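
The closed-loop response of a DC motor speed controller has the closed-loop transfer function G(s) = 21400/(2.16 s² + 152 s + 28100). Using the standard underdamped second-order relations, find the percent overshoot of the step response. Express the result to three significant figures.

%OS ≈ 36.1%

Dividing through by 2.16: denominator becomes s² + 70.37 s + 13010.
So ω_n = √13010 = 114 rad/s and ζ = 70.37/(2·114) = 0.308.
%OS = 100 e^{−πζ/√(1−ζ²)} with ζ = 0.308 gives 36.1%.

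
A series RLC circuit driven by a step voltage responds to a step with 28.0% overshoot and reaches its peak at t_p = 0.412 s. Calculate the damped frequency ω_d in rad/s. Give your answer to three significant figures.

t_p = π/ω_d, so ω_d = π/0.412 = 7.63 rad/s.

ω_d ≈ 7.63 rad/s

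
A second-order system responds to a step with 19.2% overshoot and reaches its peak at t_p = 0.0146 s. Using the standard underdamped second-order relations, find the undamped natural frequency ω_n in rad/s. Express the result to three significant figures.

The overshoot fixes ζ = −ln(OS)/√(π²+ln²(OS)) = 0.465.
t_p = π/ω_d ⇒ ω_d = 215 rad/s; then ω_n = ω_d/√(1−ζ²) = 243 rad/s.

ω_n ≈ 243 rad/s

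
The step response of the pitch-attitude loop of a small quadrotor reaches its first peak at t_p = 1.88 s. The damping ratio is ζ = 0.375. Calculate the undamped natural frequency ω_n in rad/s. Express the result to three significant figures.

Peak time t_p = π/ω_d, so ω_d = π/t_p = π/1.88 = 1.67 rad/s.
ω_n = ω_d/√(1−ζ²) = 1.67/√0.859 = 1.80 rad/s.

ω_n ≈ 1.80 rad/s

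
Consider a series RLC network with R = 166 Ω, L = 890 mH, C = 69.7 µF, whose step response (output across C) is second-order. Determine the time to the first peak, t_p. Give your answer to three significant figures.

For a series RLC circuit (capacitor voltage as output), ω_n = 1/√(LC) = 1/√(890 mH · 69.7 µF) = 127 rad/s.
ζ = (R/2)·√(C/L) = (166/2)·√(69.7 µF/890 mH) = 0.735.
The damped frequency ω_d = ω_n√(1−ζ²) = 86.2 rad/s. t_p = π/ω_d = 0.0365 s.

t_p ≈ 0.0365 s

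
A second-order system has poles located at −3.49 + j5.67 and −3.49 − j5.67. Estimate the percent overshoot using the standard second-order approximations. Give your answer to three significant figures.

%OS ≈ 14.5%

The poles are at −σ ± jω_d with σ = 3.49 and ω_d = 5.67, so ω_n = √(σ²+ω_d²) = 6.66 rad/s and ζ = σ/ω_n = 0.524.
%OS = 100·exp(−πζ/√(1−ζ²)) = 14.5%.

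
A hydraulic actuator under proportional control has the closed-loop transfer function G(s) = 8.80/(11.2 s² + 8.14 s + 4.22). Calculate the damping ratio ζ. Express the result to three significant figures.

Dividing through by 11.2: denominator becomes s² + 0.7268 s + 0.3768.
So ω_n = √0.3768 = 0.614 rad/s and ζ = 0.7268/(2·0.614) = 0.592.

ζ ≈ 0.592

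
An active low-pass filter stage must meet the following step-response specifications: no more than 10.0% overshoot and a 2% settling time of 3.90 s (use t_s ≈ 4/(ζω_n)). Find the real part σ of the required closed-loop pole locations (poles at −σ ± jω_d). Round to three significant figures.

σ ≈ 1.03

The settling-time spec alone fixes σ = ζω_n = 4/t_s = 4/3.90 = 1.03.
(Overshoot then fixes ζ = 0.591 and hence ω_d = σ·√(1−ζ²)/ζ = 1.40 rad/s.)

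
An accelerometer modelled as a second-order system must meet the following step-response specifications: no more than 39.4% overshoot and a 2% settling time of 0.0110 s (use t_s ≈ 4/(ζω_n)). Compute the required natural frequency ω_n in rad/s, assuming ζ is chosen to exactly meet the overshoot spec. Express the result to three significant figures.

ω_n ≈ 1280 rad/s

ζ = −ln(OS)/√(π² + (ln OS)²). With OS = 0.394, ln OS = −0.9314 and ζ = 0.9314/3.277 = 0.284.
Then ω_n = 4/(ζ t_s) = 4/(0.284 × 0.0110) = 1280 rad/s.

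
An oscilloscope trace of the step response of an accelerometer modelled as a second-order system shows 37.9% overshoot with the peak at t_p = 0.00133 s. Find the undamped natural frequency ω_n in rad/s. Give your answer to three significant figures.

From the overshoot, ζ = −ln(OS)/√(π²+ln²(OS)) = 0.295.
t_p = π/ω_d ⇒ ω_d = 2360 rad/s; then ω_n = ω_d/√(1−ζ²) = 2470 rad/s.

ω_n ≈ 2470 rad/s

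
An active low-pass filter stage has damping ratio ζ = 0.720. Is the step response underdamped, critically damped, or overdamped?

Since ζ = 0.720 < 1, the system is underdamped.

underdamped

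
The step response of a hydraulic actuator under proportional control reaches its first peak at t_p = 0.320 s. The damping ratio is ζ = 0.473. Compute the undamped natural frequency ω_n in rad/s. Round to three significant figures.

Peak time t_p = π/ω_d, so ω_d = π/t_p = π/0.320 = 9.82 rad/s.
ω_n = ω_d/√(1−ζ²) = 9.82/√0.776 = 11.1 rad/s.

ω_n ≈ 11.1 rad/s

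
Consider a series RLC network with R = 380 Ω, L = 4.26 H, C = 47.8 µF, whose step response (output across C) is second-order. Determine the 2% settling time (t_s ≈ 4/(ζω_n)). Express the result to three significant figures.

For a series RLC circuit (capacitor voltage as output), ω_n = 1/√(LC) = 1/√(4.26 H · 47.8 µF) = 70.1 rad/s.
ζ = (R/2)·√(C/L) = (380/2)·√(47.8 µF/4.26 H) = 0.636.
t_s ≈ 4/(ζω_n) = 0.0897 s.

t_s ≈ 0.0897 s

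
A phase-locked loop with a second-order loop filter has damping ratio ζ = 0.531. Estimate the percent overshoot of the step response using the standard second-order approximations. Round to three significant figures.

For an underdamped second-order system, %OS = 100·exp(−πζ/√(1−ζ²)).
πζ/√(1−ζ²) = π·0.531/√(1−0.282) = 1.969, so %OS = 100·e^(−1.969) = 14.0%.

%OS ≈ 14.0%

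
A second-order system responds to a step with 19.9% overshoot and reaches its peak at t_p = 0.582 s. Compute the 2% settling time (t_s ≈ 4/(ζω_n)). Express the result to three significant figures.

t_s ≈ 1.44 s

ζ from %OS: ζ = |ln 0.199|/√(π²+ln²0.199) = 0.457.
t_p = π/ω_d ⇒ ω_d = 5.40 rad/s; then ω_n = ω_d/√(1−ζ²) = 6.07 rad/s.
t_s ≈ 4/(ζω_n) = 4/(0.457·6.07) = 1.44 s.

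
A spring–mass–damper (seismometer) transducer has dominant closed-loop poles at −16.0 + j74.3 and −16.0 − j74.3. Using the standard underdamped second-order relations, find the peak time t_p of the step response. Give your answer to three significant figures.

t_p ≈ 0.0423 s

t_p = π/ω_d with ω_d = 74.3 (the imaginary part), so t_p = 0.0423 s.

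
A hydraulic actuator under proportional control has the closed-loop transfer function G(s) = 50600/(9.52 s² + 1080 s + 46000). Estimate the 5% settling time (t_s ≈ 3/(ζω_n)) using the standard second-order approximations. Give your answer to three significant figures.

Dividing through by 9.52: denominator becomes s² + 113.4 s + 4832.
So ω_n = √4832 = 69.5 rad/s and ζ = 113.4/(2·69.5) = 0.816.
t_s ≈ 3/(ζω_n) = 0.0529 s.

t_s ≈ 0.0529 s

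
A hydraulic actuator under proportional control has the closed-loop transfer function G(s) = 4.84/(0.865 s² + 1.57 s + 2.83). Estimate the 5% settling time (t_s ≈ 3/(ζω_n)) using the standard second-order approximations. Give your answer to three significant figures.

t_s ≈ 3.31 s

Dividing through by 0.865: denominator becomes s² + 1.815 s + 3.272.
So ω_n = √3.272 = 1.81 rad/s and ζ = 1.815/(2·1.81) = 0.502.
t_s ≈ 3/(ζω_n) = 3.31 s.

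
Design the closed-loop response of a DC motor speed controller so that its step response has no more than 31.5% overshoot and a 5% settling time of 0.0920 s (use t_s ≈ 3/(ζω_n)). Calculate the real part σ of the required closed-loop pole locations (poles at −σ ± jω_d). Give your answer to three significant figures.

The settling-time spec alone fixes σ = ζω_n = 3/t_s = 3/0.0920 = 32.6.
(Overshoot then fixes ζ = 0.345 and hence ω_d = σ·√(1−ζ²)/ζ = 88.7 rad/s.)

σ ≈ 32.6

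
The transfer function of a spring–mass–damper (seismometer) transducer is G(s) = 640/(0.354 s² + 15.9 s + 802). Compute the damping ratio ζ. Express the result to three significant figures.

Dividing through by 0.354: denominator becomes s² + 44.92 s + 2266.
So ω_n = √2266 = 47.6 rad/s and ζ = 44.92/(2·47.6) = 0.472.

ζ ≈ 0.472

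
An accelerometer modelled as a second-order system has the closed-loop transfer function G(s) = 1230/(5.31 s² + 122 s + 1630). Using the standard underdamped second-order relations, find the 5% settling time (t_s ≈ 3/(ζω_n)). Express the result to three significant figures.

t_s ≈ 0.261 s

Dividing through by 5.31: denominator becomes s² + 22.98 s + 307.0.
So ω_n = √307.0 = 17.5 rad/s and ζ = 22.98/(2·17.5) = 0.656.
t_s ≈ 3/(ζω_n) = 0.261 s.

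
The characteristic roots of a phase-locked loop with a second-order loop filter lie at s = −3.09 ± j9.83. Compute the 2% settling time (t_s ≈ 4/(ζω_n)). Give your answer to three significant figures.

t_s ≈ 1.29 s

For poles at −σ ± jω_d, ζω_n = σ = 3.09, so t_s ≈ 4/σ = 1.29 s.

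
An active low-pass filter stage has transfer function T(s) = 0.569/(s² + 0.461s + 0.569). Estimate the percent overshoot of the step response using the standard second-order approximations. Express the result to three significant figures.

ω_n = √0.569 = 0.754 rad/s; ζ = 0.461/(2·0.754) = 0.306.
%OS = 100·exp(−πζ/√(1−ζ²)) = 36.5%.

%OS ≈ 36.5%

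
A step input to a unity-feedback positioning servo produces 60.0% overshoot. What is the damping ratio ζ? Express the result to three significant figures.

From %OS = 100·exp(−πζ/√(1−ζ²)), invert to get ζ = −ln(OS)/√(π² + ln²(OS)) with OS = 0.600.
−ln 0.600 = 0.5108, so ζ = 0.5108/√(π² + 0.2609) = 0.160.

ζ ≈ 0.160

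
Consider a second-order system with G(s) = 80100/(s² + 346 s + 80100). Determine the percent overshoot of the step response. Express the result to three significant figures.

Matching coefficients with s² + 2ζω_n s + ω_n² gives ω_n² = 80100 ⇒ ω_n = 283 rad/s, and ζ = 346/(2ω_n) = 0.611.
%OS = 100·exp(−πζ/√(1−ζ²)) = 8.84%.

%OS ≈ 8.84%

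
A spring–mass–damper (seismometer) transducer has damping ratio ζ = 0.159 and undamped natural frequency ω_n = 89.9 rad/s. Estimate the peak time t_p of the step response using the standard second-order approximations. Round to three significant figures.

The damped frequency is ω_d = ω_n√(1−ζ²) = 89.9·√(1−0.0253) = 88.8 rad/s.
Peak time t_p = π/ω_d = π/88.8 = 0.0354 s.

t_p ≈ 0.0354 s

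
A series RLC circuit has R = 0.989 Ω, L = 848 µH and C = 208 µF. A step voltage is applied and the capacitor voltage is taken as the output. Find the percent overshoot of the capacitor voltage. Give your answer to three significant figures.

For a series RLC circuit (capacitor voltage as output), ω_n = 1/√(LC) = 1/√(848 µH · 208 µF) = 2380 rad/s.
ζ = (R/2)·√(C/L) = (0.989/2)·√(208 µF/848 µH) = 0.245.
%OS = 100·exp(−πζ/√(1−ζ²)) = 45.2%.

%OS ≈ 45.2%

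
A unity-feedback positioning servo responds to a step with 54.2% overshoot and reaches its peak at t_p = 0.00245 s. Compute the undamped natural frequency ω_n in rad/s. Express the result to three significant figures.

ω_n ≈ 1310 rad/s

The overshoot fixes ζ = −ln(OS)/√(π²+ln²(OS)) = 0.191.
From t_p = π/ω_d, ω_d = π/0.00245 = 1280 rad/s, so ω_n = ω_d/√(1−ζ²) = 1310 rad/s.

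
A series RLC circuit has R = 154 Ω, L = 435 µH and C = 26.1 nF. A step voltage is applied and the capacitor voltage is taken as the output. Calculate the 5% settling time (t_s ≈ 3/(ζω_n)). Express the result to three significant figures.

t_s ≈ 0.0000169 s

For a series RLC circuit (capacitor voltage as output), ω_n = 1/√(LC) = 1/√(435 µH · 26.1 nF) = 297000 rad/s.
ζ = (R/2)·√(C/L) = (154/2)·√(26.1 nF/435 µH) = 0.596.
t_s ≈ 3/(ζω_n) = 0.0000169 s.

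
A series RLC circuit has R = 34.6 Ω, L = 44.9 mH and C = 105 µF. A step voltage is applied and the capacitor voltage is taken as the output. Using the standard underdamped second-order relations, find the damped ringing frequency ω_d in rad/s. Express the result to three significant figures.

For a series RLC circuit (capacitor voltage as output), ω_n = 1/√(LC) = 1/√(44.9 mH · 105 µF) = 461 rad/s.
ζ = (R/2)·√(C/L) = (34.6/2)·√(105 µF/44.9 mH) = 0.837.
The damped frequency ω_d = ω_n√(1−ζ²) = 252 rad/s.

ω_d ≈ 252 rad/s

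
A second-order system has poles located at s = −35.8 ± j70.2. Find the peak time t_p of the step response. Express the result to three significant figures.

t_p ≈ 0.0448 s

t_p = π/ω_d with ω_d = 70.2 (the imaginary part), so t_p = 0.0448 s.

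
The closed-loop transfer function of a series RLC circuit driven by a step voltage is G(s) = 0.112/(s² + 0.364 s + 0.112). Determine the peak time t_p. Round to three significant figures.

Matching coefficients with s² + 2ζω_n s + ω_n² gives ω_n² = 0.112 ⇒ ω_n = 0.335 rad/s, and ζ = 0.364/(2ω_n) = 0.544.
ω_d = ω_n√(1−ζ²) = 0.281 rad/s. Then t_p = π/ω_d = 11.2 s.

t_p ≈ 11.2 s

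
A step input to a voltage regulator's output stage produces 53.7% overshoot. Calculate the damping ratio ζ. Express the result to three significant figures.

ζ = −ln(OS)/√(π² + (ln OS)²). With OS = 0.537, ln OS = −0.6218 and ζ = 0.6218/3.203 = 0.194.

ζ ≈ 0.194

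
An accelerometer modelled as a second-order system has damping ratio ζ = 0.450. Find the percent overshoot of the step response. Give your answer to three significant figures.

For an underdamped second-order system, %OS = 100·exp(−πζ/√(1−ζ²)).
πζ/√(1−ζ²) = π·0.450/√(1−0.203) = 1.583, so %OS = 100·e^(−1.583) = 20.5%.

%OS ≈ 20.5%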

■ Work request:
What should come out is the exact run of lines from the one holding "A second-order system has poles located at s" through the end of the records above, and nothing besides.

■ Finished exercise:
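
A second-order system has poles located at s = −35.8 ± j70.2. Find the peak time t_p of the step response. Express the result to three significant figures.

t_p ≈ 0.0448 s

t_p = π/ω_d with ω_d = 70.2 (the imaginary part), so t_p = 0.0448 s.

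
The closed-loop transfer function of a series RLC circuit driven by a step voltage is G(s) = 0.112/(s² + 0.364 s + 0.112). Determine the peak time t_p. Round to three significant figures.

Matching coefficients with s² + 2ζω_n s + ω_n² gives ω_n² = 0.112 ⇒ ω_n = 0.335 rad/s, and ζ = 0.364/(2ω_n) = 0.544.
ω_d = ω_n√(1−ζ²) = 0.281 rad/s. Then t_p = π/ω_d = 11.2 s.

t_p ≈ 11.2 s

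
A step input to a voltage regulator's output stage produces 53.7% overshoot. Calculate the damping ratio ζ. Express the result to three significant figures.

ζ = −ln(OS)/√(π² + (ln OS)²). With OS = 0.537, ln OS = −0.6218 and ζ = 0.6218/3.203 = 0.194.

ζ ≈ 0.194

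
An accelerometer modelled as a second-order system has damping ratio ζ = 0.450. Find the percent overshoot of the step response. Give your answer to three significant figures.

For an underdamped second-order system, %OS = 100·exp(−πζ/√(1−ζ²)).
πζ/√(1−ζ²) = π·0.450/√(1−0.203) = 1.583, so %OS = 100·e^(−1.583) = 20.5%.

%OS ≈ 20.5%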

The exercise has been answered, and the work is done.